### Requirement:
Transcribe each record exactly as it appears.
+ + + +
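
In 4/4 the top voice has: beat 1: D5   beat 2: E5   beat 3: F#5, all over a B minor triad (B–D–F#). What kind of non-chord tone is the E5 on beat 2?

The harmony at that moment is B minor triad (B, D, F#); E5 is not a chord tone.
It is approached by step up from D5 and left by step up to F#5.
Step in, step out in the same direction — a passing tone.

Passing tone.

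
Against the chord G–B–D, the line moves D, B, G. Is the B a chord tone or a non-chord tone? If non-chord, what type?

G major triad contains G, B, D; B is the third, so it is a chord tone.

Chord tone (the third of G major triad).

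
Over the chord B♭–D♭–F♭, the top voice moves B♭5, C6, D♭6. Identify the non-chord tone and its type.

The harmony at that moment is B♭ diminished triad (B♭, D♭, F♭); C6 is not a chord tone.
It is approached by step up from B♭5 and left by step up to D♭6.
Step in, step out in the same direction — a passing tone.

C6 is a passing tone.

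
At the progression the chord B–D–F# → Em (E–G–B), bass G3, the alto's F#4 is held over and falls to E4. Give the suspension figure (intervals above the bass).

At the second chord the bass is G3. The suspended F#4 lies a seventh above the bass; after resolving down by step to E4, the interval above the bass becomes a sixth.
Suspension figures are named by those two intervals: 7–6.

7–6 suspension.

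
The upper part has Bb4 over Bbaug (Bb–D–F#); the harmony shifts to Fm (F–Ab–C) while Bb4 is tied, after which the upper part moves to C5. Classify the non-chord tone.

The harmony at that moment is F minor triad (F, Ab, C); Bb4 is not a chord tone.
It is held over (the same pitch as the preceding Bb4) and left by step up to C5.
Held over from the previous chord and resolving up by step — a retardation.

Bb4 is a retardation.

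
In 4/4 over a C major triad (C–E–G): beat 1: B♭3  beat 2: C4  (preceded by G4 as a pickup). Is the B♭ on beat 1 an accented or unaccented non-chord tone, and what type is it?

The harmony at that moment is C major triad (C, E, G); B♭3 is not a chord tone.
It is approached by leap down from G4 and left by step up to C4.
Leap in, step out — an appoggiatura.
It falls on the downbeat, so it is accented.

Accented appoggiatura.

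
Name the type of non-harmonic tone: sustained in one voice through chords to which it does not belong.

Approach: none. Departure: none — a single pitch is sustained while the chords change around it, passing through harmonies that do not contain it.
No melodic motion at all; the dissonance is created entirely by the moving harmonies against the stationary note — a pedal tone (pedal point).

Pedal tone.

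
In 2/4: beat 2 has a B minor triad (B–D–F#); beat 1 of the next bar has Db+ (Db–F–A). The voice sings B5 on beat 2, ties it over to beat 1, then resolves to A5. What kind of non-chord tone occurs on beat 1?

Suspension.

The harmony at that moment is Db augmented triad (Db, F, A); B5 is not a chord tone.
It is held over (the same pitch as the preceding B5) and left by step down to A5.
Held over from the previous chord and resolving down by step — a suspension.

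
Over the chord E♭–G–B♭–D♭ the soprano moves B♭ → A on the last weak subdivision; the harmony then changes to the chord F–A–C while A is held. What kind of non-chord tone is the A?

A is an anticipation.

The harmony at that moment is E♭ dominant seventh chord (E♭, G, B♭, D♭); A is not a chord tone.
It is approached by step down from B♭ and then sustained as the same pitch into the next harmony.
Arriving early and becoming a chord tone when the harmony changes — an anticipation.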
+ + + +
### Response box:
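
In 4/4 the top voice has: beat 1: D5   beat 2: E5   beat 3: F#5, all over a B minor triad (B–D–F#). What kind of non-chord tone is the E5 on beat 2?

The harmony at that moment is B minor triad (B, D, F#); E5 is not a chord tone.
It is approached by step up from D5 and left by step up to F#5.
Step in, step out in the same direction — a passing tone.

Passing tone.

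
Against the chord G–B–D, the line moves D, B, G. Is the B a chord tone or a non-chord tone? If non-chord, what type?

G major triad contains G, B, D; B is the third, so it is a chord tone.

Chord tone (the third of G major triad).

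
Over the chord B♭–D♭–F♭, the top voice moves B♭5, C6, D♭6. Identify the non-chord tone and its type.

The harmony at that moment is B♭ diminished triad (B♭, D♭, F♭); C6 is not a chord tone.
It is approached by step up from B♭5 and left by step up to D♭6.
Step in, step out in the same direction — a passing tone.

C6 is a passing tone.

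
At the progression the chord B–D–F# → Em (E–G–B), bass G3, the alto's F#4 is held over and falls to E4. Give the suspension figure (intervals above the bass).

At the second chord the bass is G3. The suspended F#4 lies a seventh above the bass; after resolving down by step to E4, the interval above the bass becomes a sixth.
Suspension figures are named by those two intervals: 7–6.

7–6 suspension.

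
The upper part has Bb4 over Bbaug (Bb–D–F#); the harmony shifts to Fm (F–Ab–C) while Bb4 is tied, after which the upper part moves to C5. Classify the non-chord tone.

The harmony at that moment is F minor triad (F, Ab, C); Bb4 is not a chord tone.
It is held over (the same pitch as the preceding Bb4) and left by step up to C5.
Held over from the previous chord and resolving up by step — a retardation.

Bb4 is a retardation.

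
In 4/4 over a C major triad (C–E–G): beat 1: B♭3  beat 2: C4  (preceded by G4 as a pickup). Is the B♭ on beat 1 an accented or unaccented non-chord tone, and what type is it?

The harmony at that moment is C major triad (C, E, G); B♭3 is not a chord tone.
It is approached by leap down from G4 and left by step up to C4.
Leap in, step out — an appoggiatura.
It falls on the downbeat, so it is accented.

Accented appoggiatura.

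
Name the type of non-harmonic tone: sustained in one voice through chords to which it does not belong.

Approach: none. Departure: none — a single pitch is sustained while the chords change around it, passing through harmonies that do not contain it.
No melodic motion at all; the dissonance is created entirely by the moving harmonies against the stationary note — a pedal tone (pedal point).

Pedal tone.

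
In 2/4: beat 2 has a B minor triad (B–D–F#); beat 1 of the next bar has Db+ (Db–F–A). The voice sings B5 on beat 2, ties it over to beat 1, then resolves to A5. What kind of non-chord tone occurs on beat 1?

Suspension.

The harmony at that moment is Db augmented triad (Db, F, A); B5 is not a chord tone.
It is held over (the same pitch as the preceding B5) and left by step down to A5.
Held over from the previous chord and resolving down by step — a suspension.

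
Over the chord E♭–G–B♭–D♭ the soprano moves B♭ → A on the last weak subdivision; the harmony then changes to the chord F–A–C while A is held. What kind of non-chord tone is the A?

A is an anticipation.

The harmony at that moment is E♭ dominant seventh chord (E♭, G, B♭, D♭); A is not a chord tone.
It is approached by step down from B♭ and then sustained as the same pitch into the next harmony.
Arriving early and becoming a chord tone when the harmony changes — an anticipation.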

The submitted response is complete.